*** Opening Entries supplied ***
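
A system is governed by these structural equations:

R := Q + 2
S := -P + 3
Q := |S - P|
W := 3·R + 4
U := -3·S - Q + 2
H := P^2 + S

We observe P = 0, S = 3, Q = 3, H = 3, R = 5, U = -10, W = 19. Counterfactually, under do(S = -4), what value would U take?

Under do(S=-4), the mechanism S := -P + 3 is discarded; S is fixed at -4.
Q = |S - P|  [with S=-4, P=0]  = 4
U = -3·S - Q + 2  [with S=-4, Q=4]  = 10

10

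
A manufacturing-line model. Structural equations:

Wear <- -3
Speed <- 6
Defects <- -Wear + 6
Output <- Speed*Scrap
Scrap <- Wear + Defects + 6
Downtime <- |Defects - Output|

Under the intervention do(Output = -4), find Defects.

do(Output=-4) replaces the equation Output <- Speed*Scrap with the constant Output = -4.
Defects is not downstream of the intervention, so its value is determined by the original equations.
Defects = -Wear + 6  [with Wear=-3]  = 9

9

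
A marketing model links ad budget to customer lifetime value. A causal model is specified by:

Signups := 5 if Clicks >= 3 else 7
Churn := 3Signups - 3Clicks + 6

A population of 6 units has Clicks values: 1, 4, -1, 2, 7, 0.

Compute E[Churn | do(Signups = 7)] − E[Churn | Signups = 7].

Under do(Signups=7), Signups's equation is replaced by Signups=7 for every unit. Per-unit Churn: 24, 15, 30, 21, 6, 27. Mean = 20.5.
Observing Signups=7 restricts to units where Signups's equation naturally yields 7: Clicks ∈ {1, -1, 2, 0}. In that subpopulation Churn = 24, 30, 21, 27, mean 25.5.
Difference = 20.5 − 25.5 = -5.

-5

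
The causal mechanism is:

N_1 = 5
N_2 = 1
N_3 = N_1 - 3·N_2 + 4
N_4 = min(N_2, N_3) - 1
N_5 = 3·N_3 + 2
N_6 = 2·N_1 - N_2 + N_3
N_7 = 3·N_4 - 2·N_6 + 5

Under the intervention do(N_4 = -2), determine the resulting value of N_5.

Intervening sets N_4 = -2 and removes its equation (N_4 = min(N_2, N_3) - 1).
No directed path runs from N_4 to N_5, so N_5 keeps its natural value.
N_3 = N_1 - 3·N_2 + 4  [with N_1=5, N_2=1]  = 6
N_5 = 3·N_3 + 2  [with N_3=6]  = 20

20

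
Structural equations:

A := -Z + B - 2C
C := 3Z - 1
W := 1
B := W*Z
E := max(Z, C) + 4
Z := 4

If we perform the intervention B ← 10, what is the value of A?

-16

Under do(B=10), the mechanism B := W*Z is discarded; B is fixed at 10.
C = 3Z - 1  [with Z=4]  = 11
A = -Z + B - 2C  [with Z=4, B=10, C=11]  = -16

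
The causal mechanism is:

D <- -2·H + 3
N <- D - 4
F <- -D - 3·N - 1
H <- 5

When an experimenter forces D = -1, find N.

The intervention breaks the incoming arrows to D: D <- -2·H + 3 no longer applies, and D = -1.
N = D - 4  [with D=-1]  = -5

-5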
*** Closing Entries supplied ***
*** Opening Entries supplied ***
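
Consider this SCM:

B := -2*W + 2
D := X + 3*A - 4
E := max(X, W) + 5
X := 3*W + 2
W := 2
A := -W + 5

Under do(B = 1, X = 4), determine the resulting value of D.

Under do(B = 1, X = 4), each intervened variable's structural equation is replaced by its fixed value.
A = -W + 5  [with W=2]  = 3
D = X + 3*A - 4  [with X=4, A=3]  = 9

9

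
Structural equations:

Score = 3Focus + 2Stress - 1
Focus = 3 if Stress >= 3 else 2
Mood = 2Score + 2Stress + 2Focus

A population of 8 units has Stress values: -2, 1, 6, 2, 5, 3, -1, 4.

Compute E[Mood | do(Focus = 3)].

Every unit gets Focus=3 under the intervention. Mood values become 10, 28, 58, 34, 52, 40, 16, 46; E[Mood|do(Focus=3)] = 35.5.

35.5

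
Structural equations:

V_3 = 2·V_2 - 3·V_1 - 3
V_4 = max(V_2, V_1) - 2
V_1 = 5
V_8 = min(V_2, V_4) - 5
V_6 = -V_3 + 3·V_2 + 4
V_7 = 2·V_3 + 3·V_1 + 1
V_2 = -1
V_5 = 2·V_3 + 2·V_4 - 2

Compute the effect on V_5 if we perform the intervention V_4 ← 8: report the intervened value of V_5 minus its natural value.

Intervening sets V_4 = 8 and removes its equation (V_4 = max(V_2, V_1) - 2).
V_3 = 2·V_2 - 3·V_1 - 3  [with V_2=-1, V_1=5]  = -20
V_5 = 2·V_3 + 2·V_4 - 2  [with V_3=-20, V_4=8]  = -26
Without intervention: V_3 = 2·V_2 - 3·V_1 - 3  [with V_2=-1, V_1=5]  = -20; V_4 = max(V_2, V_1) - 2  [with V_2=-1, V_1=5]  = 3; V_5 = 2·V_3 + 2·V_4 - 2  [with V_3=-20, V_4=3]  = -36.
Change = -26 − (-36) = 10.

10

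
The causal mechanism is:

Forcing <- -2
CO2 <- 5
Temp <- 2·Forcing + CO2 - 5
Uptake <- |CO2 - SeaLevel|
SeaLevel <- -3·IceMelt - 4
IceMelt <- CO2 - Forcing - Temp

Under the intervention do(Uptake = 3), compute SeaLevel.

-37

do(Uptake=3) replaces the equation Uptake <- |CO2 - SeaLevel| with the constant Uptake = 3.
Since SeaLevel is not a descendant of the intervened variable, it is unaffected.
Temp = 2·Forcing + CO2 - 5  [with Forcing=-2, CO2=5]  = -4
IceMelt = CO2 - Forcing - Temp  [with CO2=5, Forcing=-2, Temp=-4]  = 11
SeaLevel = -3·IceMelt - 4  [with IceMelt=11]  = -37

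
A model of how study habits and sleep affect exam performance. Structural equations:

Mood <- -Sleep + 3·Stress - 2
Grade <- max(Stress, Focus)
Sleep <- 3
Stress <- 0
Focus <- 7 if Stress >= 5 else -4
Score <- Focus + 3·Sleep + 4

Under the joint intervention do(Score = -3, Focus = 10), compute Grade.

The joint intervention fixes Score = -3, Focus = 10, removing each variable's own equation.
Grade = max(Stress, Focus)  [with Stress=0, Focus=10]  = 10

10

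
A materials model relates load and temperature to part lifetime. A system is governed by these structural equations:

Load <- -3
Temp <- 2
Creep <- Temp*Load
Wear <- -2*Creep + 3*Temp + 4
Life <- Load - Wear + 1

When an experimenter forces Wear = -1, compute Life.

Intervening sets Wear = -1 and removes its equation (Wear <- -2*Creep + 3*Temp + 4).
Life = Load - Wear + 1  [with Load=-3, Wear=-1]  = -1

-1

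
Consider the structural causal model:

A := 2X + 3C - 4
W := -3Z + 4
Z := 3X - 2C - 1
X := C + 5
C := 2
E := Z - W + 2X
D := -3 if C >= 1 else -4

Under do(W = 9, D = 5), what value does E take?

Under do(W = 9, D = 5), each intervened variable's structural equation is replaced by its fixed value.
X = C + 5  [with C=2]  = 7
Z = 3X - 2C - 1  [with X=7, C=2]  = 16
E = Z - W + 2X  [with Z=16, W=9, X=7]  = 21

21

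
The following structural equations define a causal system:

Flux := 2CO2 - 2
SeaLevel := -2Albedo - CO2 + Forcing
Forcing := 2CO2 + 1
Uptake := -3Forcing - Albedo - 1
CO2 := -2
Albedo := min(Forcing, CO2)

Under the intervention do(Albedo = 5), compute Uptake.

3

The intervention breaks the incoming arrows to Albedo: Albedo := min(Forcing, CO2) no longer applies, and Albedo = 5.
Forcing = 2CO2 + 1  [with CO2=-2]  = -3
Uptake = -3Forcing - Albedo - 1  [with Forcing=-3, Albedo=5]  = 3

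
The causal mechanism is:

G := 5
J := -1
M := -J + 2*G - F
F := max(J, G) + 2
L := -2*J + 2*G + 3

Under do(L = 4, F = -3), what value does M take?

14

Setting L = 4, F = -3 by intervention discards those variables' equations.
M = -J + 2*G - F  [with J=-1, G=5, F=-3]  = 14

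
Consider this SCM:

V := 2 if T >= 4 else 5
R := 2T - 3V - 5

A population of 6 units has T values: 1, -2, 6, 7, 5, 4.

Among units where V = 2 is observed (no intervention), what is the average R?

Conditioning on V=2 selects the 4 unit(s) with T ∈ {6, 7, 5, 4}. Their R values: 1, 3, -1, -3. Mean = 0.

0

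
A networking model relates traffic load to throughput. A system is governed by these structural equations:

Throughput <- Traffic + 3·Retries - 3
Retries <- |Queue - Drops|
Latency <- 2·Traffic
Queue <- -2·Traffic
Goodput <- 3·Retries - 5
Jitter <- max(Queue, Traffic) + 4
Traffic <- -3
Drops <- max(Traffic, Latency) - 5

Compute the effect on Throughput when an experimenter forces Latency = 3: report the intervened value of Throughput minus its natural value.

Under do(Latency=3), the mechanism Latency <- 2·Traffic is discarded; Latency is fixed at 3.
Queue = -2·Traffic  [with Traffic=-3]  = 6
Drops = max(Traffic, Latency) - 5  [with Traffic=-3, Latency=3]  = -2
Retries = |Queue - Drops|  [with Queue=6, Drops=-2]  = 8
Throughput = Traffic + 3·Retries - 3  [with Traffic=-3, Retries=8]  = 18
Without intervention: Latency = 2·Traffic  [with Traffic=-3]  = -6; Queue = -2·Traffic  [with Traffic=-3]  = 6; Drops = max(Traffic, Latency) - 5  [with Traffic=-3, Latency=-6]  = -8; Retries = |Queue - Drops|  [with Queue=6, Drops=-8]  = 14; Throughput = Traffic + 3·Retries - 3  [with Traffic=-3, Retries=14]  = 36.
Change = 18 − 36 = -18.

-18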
*** Closing Entries supplied ***
*** Opening Entries supplied ***
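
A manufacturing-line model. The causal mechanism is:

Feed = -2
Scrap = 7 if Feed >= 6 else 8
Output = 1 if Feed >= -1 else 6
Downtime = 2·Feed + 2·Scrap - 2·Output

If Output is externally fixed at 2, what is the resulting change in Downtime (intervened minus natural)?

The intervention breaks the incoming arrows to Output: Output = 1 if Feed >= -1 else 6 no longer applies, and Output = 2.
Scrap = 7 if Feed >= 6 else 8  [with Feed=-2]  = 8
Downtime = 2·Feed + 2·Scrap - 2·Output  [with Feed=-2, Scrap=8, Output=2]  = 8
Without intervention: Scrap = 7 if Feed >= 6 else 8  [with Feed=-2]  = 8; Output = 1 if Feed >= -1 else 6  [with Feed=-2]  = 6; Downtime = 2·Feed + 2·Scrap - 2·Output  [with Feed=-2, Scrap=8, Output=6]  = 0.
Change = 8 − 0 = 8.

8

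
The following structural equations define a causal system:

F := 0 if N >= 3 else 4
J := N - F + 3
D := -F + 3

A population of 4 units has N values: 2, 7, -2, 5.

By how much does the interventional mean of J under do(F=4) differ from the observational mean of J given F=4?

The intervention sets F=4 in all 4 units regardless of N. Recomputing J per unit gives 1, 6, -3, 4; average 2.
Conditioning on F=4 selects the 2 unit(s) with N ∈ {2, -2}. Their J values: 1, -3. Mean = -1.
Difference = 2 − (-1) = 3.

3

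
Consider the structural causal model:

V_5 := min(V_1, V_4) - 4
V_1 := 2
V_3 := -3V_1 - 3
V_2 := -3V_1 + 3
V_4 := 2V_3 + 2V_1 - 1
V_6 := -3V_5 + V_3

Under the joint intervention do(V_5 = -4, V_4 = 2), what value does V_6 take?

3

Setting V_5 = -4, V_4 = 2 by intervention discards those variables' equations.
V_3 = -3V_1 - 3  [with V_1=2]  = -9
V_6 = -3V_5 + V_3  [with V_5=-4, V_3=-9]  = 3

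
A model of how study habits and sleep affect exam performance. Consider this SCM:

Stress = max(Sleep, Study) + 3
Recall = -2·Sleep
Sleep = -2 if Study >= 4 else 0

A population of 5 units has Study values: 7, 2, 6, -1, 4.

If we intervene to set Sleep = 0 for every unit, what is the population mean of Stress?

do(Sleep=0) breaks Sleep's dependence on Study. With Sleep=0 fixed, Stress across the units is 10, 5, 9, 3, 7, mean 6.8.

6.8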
*** Closing Entries supplied ***
Copy out each line in the listing that has the word "performance".

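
A model of how study habits and sleep affect exam performance. Structural equations:
A model of how study habits and sleep affect exam performance. Consider this SCM: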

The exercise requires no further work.